EXERCISE DESCRIPTION: For the records below, output each line exactly as it appears, from the first through the line with "6, 7, 9, 10 |".

EXTRACTED INFORMATION:
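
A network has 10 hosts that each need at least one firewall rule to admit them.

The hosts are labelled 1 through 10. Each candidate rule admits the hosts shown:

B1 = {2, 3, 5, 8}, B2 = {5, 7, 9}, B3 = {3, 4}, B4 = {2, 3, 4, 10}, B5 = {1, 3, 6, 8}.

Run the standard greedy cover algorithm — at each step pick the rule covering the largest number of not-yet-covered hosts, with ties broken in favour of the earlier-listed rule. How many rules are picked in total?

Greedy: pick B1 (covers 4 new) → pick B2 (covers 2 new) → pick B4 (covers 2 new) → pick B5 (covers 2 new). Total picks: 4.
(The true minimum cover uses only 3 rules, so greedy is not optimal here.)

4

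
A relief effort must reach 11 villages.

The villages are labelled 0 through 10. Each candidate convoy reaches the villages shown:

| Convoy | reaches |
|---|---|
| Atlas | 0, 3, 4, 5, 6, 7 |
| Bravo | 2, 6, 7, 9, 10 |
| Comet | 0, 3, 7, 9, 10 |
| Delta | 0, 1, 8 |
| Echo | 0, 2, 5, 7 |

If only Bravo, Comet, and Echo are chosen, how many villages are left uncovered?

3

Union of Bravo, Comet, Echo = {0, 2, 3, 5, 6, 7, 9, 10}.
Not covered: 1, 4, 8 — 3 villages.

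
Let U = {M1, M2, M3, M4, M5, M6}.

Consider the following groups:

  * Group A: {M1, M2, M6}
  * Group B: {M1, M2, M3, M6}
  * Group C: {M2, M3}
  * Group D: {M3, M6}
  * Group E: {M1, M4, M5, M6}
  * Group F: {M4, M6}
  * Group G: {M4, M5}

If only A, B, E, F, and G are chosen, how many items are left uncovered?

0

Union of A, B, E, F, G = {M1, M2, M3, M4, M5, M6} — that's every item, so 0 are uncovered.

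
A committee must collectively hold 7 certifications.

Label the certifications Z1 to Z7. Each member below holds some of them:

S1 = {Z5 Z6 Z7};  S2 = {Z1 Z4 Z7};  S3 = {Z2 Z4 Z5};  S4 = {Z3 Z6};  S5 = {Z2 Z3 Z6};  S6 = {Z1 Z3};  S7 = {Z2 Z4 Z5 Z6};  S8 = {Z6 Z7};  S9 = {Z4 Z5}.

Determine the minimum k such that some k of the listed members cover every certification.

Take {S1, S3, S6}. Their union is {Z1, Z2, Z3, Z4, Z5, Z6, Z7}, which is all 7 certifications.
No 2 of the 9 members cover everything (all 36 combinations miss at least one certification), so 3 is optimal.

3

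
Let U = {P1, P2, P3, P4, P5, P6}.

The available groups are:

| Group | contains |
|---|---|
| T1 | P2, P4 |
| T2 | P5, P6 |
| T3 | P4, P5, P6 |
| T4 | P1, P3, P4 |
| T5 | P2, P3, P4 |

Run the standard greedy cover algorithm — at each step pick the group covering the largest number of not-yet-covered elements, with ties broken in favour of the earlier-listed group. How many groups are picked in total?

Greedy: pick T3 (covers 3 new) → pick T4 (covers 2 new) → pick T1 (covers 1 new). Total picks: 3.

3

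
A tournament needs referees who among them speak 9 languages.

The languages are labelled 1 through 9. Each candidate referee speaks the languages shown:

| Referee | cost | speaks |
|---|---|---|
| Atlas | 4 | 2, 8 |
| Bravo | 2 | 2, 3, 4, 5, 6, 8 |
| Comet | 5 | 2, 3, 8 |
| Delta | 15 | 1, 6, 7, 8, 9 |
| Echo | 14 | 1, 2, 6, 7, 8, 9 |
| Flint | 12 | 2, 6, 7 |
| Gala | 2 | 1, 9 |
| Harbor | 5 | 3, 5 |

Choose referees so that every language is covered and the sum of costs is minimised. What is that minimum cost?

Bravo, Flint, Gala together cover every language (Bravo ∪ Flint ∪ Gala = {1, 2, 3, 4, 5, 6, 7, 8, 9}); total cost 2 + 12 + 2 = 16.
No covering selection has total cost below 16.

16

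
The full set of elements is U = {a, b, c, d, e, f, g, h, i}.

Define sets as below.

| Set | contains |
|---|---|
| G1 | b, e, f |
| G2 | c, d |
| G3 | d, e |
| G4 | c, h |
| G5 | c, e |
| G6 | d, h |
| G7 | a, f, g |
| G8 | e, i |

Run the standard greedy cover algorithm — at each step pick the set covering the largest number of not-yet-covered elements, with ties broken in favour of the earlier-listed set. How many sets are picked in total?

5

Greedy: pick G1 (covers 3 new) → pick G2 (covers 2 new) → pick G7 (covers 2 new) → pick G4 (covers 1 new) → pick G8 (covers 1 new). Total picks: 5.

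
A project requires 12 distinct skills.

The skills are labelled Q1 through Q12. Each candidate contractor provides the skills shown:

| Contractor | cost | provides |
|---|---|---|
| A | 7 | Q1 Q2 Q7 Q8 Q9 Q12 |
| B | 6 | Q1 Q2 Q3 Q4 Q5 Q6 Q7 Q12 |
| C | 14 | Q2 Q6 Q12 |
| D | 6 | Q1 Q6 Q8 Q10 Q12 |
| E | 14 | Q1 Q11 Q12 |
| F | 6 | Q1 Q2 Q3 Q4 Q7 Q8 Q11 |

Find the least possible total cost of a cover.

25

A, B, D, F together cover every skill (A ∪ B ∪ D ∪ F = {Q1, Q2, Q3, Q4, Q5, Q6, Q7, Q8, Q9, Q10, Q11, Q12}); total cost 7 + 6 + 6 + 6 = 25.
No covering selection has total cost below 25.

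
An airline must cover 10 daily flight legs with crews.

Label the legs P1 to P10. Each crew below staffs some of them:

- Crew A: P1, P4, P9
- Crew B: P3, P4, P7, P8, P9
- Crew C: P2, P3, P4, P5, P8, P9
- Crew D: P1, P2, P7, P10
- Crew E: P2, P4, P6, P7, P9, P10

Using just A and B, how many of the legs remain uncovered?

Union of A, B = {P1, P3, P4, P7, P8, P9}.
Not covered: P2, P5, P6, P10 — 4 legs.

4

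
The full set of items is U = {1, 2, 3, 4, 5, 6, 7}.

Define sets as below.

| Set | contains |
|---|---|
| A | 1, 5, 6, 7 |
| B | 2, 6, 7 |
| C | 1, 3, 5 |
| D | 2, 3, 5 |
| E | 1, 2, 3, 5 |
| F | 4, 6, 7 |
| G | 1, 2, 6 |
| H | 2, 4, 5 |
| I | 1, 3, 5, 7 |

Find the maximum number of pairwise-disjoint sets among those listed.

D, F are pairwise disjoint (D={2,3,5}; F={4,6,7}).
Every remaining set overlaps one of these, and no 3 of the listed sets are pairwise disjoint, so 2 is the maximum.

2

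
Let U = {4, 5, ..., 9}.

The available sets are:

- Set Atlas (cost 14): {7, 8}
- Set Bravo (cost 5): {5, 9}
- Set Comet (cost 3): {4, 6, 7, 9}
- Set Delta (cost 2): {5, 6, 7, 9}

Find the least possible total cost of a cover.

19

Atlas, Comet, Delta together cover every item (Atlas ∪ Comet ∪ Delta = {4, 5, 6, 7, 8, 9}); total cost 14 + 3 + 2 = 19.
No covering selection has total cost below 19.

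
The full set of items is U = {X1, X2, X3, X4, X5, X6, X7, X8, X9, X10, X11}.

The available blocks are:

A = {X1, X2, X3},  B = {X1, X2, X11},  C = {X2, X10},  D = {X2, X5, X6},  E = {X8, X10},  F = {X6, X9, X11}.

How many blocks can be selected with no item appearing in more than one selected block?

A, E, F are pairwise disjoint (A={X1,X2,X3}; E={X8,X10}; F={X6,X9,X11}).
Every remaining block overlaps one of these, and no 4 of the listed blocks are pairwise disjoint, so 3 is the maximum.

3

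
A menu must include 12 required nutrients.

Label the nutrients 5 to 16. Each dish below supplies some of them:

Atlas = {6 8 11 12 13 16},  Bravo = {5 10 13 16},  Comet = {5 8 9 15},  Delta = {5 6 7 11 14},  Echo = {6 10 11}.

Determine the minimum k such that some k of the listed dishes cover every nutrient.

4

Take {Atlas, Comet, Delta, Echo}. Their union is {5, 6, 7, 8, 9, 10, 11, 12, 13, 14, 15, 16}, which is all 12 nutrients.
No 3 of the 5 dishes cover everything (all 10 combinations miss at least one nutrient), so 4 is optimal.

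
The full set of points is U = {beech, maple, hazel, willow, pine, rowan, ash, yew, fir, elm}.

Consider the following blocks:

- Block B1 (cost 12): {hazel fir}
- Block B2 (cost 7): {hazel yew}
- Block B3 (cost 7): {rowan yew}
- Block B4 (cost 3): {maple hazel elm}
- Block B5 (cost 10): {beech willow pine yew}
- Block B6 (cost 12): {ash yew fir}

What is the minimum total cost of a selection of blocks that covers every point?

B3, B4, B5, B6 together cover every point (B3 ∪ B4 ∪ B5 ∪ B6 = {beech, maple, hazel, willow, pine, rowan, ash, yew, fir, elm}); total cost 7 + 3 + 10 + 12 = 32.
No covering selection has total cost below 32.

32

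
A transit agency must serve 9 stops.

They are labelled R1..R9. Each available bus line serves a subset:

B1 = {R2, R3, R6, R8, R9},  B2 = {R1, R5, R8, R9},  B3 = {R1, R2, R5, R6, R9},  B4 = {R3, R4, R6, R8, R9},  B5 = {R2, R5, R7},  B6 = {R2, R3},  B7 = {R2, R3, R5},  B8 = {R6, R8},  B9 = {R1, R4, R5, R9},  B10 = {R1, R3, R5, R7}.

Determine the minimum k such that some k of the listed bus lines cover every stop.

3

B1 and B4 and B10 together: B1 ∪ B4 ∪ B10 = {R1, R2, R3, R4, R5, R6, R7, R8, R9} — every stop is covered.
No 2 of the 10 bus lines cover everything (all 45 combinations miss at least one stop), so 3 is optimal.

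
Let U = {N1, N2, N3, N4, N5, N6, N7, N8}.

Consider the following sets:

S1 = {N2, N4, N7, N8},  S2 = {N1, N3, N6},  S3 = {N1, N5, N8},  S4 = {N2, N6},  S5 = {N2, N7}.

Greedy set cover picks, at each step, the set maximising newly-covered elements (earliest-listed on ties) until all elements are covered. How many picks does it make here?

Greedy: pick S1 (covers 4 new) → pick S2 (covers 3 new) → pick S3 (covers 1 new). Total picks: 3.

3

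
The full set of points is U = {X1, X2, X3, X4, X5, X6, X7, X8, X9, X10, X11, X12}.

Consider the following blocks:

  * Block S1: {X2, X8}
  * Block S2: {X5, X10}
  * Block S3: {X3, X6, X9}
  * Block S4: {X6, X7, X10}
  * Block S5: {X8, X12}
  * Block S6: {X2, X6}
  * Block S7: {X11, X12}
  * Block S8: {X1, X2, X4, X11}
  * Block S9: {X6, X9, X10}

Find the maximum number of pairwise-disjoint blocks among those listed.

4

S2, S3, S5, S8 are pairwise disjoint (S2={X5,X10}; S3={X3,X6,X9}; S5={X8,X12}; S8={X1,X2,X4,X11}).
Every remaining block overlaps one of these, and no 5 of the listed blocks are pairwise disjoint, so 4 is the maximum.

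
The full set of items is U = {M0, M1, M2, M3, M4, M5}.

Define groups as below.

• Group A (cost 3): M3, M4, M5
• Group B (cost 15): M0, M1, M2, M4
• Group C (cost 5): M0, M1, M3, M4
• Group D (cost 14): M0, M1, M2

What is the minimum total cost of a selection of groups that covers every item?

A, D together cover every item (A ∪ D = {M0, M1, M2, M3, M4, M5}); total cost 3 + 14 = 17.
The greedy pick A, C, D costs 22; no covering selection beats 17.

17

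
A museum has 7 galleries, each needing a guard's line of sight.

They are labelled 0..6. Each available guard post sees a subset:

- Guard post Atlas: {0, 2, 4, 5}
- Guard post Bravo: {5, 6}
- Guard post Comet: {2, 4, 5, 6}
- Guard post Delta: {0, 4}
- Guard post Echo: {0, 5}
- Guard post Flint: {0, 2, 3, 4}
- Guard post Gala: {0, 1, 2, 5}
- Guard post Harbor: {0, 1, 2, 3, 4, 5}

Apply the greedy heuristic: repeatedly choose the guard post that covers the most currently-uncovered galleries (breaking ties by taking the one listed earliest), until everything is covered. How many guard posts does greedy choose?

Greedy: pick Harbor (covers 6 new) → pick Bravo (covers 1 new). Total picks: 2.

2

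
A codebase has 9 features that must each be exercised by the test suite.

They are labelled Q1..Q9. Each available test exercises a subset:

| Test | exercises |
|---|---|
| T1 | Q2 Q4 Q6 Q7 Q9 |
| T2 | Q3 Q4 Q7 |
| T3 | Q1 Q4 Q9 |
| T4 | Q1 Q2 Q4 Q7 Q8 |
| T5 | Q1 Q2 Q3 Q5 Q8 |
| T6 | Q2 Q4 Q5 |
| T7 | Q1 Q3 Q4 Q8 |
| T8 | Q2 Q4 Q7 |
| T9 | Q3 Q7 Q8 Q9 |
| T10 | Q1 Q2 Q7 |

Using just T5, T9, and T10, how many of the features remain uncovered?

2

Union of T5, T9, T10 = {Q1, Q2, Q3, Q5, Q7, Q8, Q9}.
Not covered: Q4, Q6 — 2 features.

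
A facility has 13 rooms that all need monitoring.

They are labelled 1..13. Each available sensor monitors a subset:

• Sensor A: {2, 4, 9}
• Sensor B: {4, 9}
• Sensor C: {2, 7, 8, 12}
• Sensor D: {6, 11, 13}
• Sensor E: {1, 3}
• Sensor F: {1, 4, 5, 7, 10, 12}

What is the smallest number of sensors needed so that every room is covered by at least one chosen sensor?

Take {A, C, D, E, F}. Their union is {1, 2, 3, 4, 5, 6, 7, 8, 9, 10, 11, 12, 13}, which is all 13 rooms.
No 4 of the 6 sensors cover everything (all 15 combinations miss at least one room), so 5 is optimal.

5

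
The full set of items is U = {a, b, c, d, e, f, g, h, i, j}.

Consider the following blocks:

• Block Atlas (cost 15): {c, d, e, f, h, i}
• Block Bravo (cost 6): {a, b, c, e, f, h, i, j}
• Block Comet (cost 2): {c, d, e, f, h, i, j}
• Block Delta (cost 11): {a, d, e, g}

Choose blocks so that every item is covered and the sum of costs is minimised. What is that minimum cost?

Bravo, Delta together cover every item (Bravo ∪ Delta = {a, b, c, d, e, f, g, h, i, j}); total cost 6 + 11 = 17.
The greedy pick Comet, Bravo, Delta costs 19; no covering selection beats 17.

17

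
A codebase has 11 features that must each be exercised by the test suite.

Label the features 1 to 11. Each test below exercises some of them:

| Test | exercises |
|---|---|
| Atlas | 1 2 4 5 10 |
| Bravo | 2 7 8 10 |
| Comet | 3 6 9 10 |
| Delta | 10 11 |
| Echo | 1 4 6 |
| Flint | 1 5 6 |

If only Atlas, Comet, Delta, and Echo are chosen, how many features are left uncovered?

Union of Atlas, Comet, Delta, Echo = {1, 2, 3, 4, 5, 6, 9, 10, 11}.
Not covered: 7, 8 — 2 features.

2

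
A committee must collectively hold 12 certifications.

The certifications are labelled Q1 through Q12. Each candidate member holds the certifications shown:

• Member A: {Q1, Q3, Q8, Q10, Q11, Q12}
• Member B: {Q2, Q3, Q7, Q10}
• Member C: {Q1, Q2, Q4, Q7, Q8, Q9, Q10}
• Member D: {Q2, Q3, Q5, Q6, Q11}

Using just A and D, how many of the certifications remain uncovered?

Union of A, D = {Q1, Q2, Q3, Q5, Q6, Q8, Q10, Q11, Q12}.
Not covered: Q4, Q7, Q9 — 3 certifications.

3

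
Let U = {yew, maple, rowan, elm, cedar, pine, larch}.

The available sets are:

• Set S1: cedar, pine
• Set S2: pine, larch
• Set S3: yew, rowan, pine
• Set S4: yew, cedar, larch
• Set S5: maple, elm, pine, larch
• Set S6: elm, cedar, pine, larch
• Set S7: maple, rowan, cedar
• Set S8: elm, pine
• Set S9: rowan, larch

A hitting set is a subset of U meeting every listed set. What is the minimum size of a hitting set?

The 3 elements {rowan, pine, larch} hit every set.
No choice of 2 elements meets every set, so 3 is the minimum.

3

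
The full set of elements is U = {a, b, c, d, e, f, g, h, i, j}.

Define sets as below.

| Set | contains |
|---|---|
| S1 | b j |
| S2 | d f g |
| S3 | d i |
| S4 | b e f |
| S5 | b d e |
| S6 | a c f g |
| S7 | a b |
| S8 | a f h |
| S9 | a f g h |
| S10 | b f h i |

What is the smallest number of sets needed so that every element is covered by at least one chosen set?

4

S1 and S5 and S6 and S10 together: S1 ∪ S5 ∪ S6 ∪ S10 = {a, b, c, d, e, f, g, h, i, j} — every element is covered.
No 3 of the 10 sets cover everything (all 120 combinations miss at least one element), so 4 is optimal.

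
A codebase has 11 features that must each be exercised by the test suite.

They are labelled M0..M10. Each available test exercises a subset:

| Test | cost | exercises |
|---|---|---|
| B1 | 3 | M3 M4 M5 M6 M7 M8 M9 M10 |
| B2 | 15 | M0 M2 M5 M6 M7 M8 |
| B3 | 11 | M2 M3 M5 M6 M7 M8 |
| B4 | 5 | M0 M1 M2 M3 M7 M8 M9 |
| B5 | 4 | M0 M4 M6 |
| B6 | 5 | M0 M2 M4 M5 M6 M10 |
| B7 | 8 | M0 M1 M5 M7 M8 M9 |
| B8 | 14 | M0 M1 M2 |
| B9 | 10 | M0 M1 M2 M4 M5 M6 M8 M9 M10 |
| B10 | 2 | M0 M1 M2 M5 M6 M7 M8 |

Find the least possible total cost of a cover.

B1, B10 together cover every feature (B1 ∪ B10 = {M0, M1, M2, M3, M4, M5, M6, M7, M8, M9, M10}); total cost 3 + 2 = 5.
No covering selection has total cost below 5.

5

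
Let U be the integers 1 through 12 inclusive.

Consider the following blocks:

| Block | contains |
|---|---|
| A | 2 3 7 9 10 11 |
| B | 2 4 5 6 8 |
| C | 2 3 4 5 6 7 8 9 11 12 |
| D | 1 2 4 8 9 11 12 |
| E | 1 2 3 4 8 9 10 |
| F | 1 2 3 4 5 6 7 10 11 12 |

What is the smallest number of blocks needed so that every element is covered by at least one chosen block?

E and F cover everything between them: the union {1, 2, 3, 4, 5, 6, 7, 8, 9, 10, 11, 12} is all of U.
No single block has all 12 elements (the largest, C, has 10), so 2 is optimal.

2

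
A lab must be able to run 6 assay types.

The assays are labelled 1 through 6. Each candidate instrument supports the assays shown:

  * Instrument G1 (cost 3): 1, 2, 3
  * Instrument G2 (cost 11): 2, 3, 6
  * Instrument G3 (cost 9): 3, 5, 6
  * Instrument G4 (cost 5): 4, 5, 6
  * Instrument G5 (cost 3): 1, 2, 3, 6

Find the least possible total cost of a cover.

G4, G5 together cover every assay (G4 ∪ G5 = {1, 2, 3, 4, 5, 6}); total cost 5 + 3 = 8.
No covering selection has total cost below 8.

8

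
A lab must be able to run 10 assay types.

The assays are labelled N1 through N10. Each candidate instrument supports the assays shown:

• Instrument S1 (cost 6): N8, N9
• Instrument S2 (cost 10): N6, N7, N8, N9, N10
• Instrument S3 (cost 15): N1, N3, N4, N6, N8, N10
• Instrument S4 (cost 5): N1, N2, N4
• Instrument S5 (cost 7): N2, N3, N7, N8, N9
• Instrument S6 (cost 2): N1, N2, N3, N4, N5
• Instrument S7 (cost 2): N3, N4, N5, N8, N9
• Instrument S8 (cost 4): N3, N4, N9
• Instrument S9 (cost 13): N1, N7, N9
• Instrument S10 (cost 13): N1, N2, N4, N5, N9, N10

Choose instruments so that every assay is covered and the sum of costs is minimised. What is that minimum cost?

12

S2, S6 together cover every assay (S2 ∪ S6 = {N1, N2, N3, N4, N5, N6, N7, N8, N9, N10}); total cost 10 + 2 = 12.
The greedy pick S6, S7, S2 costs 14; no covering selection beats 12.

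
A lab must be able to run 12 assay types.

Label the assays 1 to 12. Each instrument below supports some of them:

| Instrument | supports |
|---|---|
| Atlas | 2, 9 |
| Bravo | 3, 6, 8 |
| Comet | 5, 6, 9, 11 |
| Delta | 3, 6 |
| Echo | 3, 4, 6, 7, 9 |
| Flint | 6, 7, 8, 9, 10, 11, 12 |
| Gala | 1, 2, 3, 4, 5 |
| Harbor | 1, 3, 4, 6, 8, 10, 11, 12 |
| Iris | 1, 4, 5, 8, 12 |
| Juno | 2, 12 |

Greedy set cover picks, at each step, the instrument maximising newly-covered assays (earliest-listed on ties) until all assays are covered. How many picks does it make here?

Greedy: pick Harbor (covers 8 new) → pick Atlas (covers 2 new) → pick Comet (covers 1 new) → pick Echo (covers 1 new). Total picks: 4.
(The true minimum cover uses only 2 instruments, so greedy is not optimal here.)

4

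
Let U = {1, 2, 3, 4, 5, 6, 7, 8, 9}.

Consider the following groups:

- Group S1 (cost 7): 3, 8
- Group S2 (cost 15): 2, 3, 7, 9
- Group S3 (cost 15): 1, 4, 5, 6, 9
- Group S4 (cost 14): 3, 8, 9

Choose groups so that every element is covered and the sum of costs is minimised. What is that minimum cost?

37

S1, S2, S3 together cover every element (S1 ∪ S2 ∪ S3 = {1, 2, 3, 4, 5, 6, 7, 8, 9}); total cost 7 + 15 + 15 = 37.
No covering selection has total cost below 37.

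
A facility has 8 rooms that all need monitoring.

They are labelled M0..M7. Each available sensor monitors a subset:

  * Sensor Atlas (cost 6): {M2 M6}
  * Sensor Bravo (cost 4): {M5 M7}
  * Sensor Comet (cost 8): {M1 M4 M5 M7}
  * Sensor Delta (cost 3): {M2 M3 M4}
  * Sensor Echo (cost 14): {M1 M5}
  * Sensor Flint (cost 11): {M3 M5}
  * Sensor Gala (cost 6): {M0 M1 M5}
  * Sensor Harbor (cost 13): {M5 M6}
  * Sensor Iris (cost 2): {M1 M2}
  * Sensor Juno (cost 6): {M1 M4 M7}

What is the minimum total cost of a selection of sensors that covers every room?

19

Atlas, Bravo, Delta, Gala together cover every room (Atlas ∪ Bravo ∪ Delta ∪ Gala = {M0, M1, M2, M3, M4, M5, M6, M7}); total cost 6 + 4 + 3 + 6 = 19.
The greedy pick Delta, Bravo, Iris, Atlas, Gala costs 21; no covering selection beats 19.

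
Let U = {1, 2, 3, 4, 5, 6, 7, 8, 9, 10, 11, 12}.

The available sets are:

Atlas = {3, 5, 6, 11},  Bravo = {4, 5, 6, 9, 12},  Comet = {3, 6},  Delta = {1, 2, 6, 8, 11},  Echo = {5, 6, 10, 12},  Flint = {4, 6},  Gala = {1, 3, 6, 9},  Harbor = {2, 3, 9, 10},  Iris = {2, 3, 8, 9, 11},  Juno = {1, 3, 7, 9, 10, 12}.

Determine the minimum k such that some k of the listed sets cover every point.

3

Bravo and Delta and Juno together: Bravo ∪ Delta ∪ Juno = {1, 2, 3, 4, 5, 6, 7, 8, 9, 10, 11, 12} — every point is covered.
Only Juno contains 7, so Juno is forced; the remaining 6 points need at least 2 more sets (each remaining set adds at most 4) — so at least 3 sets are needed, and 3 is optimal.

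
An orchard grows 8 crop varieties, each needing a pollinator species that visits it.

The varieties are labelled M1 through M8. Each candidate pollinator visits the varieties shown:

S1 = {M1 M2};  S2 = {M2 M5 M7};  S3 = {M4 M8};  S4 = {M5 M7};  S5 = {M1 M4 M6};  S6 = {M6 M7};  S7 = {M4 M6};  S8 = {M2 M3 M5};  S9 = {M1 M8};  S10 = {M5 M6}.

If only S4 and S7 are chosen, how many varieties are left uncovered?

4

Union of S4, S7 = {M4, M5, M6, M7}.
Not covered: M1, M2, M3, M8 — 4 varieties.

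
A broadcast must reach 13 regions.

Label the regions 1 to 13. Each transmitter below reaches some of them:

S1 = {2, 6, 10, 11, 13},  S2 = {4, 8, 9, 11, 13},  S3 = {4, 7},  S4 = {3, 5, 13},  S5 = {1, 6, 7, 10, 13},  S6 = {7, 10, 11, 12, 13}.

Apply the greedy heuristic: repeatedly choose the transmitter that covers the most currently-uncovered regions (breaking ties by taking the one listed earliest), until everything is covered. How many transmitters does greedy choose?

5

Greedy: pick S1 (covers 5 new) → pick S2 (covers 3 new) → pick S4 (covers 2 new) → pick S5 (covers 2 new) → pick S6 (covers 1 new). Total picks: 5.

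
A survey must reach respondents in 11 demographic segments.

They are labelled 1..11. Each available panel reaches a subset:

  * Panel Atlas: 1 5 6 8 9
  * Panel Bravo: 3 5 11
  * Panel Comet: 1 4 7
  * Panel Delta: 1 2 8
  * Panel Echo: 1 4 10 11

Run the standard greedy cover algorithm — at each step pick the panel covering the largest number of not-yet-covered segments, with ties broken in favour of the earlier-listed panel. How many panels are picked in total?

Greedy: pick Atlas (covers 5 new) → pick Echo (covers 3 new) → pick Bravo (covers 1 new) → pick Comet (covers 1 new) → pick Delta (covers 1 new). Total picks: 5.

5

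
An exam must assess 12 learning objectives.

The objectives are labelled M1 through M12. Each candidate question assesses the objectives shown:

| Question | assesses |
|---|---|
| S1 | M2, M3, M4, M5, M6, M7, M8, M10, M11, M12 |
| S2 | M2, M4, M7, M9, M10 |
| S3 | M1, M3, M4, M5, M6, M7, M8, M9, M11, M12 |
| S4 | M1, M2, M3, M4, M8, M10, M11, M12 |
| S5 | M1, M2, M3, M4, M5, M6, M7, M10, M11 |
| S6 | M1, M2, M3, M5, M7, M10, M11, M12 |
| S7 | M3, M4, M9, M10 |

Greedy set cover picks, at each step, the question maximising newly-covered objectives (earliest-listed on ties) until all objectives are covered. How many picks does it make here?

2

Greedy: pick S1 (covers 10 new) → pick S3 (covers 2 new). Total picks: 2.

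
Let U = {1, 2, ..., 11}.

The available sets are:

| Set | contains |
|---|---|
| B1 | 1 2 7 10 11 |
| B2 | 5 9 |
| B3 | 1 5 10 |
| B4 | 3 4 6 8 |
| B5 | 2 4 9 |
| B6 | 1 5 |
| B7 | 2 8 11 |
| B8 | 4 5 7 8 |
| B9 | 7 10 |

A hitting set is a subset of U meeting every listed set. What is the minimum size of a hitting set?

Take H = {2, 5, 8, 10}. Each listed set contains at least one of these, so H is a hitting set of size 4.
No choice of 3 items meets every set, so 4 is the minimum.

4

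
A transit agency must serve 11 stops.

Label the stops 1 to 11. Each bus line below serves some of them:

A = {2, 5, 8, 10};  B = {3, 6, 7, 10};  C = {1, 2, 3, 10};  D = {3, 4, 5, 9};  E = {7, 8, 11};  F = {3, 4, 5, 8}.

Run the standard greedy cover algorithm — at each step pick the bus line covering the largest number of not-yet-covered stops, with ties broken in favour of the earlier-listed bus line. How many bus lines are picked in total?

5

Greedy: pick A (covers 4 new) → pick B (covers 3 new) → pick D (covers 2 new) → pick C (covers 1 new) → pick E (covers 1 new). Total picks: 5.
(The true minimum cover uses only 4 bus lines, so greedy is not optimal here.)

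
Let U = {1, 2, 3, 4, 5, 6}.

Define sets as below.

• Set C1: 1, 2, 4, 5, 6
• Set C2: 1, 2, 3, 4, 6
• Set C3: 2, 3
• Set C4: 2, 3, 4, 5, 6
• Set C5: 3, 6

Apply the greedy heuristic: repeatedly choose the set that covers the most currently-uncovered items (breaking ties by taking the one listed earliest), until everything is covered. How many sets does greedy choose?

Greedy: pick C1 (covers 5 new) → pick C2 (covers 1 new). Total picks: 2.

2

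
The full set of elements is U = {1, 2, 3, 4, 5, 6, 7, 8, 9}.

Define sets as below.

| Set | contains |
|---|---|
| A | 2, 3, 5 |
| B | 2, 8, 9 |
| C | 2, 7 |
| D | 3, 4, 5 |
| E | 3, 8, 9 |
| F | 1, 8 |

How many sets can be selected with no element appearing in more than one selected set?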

ANSWER BOX:
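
A network has 10 hosts that each need at least one firewall rule to admit them.

The hosts are labelled 1 through 10. Each candidate rule admits the hosts shown:

B1 = {2, 3, 5, 8}, B2 = {5, 7, 9}, B3 = {3, 4}, B4 = {2, 3, 4, 10}, B5 = {1, 3, 6, 8}.

Run the standard greedy cover algorithm — at each step pick the rule covering the largest number of not-yet-covered hosts, with ties broken in favour of the earlier-listed rule. How many rules are picked in total?

Greedy: pick B1 (covers 4 new) → pick B2 (covers 2 new) → pick B4 (covers 2 new) → pick B5 (covers 2 new). Total picks: 4.
(The true minimum cover uses only 3 rules, so greedy is not optimal here.)

4

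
A relief effort must reach 11 villages.

The villages are labelled 0 through 10. Each candidate convoy reaches the villages shown:

| Convoy | reaches |
|---|---|
| Atlas | 0, 3, 4, 5, 6, 7 |
| Bravo | 2, 6, 7, 9, 10 |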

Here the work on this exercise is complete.